What the task requires | Repeat exactly the lines of the entries below from the one with "A 2-stage vehicle" through the one with "kg | 449 s |", both ends included, and nothing else.

[Data records]

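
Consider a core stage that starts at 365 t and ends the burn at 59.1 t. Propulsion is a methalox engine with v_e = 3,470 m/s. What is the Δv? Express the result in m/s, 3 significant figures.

Δv = v_e · ln(m₀/m_f) = 3470.0 × ln(6.176) = 3470.0 × 1.8207 ≈ 6317.7 m/s.

Δv ≈ 6320 m/s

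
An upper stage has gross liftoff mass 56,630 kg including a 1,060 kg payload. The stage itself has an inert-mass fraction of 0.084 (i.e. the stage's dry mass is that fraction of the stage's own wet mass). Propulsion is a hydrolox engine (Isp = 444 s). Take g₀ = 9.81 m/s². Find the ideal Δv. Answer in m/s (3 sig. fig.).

Δv ≈ 9980 m/s

Stage wet mass = m₀ − payload = 56,630 − 1,060 = 55,570 kg.
Stage dry mass = ε × stage wet mass = 0.084 × 55,570 = 4,667.88 kg.
Burnout mass m_f = stage dry + payload = 4,667.88 + 1,060 = 5,727.88 kg.
v_e = Isp · g₀ = 444 × 9.81 = 4355.6 m/s.
Using Δv = v_e ln(m₀/m_f): Δv = v_e · ln(56,630/5,727.88) = 4355.6 × ln(9.887) = 4355.6 × 2.2912 ≈ 9980 m/s.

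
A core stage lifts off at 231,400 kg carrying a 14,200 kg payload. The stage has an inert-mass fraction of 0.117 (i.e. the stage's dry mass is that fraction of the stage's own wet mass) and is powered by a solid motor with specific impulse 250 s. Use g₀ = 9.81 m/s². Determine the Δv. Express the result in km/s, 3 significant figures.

Δv ≈ 4.33 km/s

Stage wet mass = m₀ − payload = 231,400 − 14,200 = 217,200 kg.
Stage dry mass = ε × stage wet mass = 0.117 × 217,200 = 25,412.4 kg.
Burnout mass m_f = stage dry + payload = 25,412.4 + 14,200 = 39,612.4 kg.
v_e = Isp · g₀ = 250 × 9.81 = 2452.5 m/s.
Δv = v_e · ln(231,400/39,612.4) = 2452.5 × ln(5.842) = 2452.5 × 1.7650 ≈ 4329 m/s.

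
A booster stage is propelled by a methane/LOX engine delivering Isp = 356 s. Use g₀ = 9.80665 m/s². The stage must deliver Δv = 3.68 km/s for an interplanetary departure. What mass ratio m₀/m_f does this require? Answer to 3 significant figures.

mass ratio ≈ 2.87

v_e = Isp · g₀ = 356 × 9.80665 = 3491.2 m/s.
Using Δv = v_e ln(m₀/m_f): m₀/m_f = exp(Δv / v_e) = exp(3680 / 3491.2) = exp(1.0541) = 2.8694.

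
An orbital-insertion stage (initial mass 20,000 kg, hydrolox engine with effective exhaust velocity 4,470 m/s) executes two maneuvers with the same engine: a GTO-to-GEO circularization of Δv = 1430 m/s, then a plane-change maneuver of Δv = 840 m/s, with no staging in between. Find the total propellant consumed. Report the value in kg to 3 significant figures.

After the first burn: m = 20000 × exp(−1430/4470.0) = 20000 × 0.72621 = 14,524.2 kg.
After the second burn: m = 14,524.2 × exp(−840/4470.0) = 14,524.2 × 0.82868 = 12,035.9 kg.
Total propellant = m₀ − m_final = 20000 − 12,035.9 = 7,964.1 kg.

total propellant consumed ≈ 7960 kg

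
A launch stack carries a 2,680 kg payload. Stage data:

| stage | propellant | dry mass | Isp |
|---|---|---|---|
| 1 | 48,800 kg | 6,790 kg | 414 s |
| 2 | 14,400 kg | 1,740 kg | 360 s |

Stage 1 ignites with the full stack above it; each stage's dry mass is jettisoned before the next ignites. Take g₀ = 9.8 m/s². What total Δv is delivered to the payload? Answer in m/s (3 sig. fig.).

Ignition mass of stage 1 = 48,800+6,790 + 14,400+1,740 + 2,680 = 74,410 kg.
Stage 1: m₀ = 74,410 kg, m_f = 74,410 − 48,800 = 25,610 kg; Δv = 414×9.8×ln(2.906) = 4057.2×1.0666 ≈ 4327 m/s.
Stage 2: m₀ = 18,820 kg, m_f = 18,820 − 14,400 = 4,420 kg; Δv = 360×9.8×ln(4.258) = 3528.0×1.4488 ≈ 5111 m/s.
Total Δv = 4327 + 5111 = 9438 m/s.

Δv ≈ 9440 m/s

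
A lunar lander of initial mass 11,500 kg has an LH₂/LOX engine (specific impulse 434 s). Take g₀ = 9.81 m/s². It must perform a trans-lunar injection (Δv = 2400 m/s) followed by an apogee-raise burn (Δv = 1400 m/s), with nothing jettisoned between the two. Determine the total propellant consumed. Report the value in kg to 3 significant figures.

total propellant consumed ≈ 6790 kg

v_e = Isp · g₀ = 434 × 9.81 = 4257.5 m/s.
After the first burn: m = 11500 × exp(−2400/4257.5) = 11500 × 0.56910 = 6,544.65 kg.
After the second burn: m = 6,544.65 × exp(−1400/4257.5) = 6,544.65 × 0.71977 = 4,710.64 kg.
Total propellant = m₀ − m_final = 11500 − 4,710.64 = 6,789.36 kg.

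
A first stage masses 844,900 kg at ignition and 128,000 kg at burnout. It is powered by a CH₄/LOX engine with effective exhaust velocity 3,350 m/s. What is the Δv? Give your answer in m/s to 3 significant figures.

Δv = v_e · ln(m₀/m_f) = 3350.0 × ln(6.601) = 3350.0 × 1.8872 ≈ 6322.1 m/s.

Δv ≈ 6320 m/s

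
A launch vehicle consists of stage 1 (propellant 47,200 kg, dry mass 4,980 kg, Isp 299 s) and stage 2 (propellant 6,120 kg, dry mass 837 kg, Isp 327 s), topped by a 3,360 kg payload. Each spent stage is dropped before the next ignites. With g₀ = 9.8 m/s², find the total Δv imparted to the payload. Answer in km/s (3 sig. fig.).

Δv ≈ 7.01 km/s

Ignition mass of stage 1 = 47,200+4,980 + 6,120+837 + 3,360 = 62,497 kg.
Stage 1: m₀ = 62,497 kg, m_f = 62,497 − 47,200 = 15,297 kg; Δv = 299×9.8×ln(4.086) = 2930.2×1.4075 ≈ 4124 m/s.
Stage 2: m₀ = 10,317 kg, m_f = 10,317 − 6,120 = 4,197 kg; Δv = 327×9.8×ln(2.458) = 3204.6×0.8994 ≈ 2882 m/s.
Total Δv = 4124 + 2882 = 7006 m/s.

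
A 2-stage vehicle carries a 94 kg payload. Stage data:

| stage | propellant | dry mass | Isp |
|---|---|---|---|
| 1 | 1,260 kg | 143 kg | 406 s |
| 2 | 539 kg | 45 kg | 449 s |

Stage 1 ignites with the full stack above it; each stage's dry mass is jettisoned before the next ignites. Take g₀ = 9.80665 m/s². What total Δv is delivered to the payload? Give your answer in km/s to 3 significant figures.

Ignition mass of stage 1 = 1,260+143 + 539+45 + 94 = 2,081 kg.
Stage 1: m₀ = 2,081 kg, m_f = 2,081 − 1,260 = 821 kg; Δv = 406×9.80665×ln(2.535) = 3981.5×0.9301 ≈ 3703 m/s.
Stage 2: m₀ = 678 kg, m_f = 678 − 539 = 139 kg; Δv = 449×9.80665×ln(4.878) = 4403.2×1.5847 ≈ 6978 m/s.
Total Δv = 3703 + 6978 = 10681 m/s.

Δv ≈ 10.7 km/s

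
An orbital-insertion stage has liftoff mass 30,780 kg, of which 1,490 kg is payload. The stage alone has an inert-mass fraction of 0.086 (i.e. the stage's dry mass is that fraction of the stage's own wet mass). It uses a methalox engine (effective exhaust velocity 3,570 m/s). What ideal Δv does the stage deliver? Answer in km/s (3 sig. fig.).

Δv ≈ 7.28 km/s

Stage wet mass = m₀ − payload = 30,780 − 1,490 = 29,290 kg.
Stage dry mass = ε × stage wet mass = 0.086 × 29,290 = 2,518.94 kg.
Burnout mass m_f = stage dry + payload = 2,518.94 + 1,490 = 4,008.94 kg.
Δv = v_e · ln(30,780/4,008.94) = 3570.0 × ln(7.678) = 3570.0 × 2.0383 ≈ 7277 m/s.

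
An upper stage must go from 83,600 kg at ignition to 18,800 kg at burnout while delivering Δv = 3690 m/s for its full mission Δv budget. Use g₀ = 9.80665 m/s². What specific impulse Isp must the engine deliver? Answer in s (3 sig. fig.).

Isp ≈ 252 s

ln(m₀/m_f) = ln(83600/18800) = ln(4.447) = 1.4922.
Rocket equation: v_e = Δv / ln(m₀/m_f) = 3690 / 1.4922 = 2472.9 m/s.
Isp = v_e / g₀ = 2472.9 / 9.80665 = 252.2 s.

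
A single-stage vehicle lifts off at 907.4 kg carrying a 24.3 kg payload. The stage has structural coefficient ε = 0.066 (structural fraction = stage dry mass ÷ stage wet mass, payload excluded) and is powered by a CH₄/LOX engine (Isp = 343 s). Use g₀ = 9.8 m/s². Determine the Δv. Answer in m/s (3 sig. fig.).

Δv ≈ 8060 m/s

Stage wet mass = m₀ − payload = 907.4 − 24.3 = 883.1 kg.
Stage dry mass = ε × stage wet mass = 0.066 × 883.1 = 58.2846 kg.
Burnout mass m_f = stage dry + payload = 58.2846 + 24.3 = 82.5846 kg.
v_e = Isp · g₀ = 343 × 9.8 = 3361.4 m/s.
Rocket equation: Δv = v_e · ln(907.4/82.5846) = 3361.4 × ln(10.99) = 3361.4 × 2.3968 ≈ 8056 m/s.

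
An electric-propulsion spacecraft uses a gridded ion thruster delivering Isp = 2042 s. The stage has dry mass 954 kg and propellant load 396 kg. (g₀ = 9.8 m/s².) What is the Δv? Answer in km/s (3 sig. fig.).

Δv ≈ 6.95 km/s

v_e = Isp · g₀ = 2042 × 9.8 = 20011.6 m/s.
m₀ = m_dry + m_prop = 954 + 396 = 1,350 kg.
Δv = v_e · ln(m₀/m_f) = 20011.6 × ln(1.415) = 20011.6 × 0.3472 ≈ 6948.0 m/s.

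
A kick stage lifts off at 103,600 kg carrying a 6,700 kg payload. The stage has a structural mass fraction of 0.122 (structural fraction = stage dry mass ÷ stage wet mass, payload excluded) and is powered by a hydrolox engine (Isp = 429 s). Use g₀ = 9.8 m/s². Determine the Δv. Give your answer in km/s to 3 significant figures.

Stage wet mass = m₀ − payload = 103,600 − 6,700 = 96,900 kg.
Stage dry mass = ε × stage wet mass = 0.122 × 96,900 = 11,821.8 kg.
Burnout mass m_f = stage dry + payload = 11,821.8 + 6,700 = 18,521.8 kg.
v_e = Isp · g₀ = 429 × 9.8 = 4204.2 m/s.
Rocket equation: Δv = v_e · ln(103,600/18,521.8) = 4204.2 × ln(5.593) = 4204.2 × 1.7216 ≈ 7238 m/s.

Δv ≈ 7.24 km/s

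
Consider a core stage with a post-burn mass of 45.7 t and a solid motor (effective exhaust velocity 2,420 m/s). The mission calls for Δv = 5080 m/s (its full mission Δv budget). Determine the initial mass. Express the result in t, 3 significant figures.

m₀/m_f = exp(Δv / v_e) = exp(5080 / 2420.0) = exp(2.0992) = 8.1594.
m₀ = m_f × 8.1594 = 45.7 × 8.1594 = 372.885 t.

initial mass ≈ 373 t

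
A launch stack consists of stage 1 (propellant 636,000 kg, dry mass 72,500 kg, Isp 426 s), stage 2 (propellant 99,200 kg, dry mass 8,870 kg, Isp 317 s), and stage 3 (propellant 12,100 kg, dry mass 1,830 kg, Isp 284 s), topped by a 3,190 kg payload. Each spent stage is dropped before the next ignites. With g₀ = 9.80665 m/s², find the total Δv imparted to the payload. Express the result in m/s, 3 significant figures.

Ignition mass of stage 1 = 636,000+72,500 + 99,200+8,870 + 12,100+1,830 + 3,190 = 833,690 kg.
Stage 1: m₀ = 833,690 kg, m_f = 833,690 − 636,000 = 197,690 kg; Δv = 426×9.80665×ln(4.217) = 4177.6×1.4392 ≈ 6012 m/s.
Stage 2: m₀ = 125,190 kg, m_f = 125,190 − 99,200 = 25,990 kg; Δv = 317×9.80665×ln(4.817) = 3108.7×1.5721 ≈ 4887 m/s.
Stage 3: m₀ = 17,120 kg, m_f = 17,120 − 12,100 = 5,020 kg; Δv = 284×9.80665×ln(3.41) = 2785.1×1.2268 ≈ 3417 m/s.
Total Δv = 6012 + 4887 + 3417 = 14316 m/s.

Δv ≈ 14300 m/s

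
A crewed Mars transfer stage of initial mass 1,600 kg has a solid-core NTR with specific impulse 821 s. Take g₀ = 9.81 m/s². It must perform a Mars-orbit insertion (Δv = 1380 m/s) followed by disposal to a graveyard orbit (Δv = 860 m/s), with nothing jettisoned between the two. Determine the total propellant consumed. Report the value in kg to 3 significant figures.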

Reply |
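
A 2-stage vehicle carries a 94 kg payload. Stage data:

| stage | propellant | dry mass | Isp |
|---|---|---|---|
| 1 | 1,260 kg | 143 kg | 406 s |
| 2 | 539 kg | 45 kg | 449 s |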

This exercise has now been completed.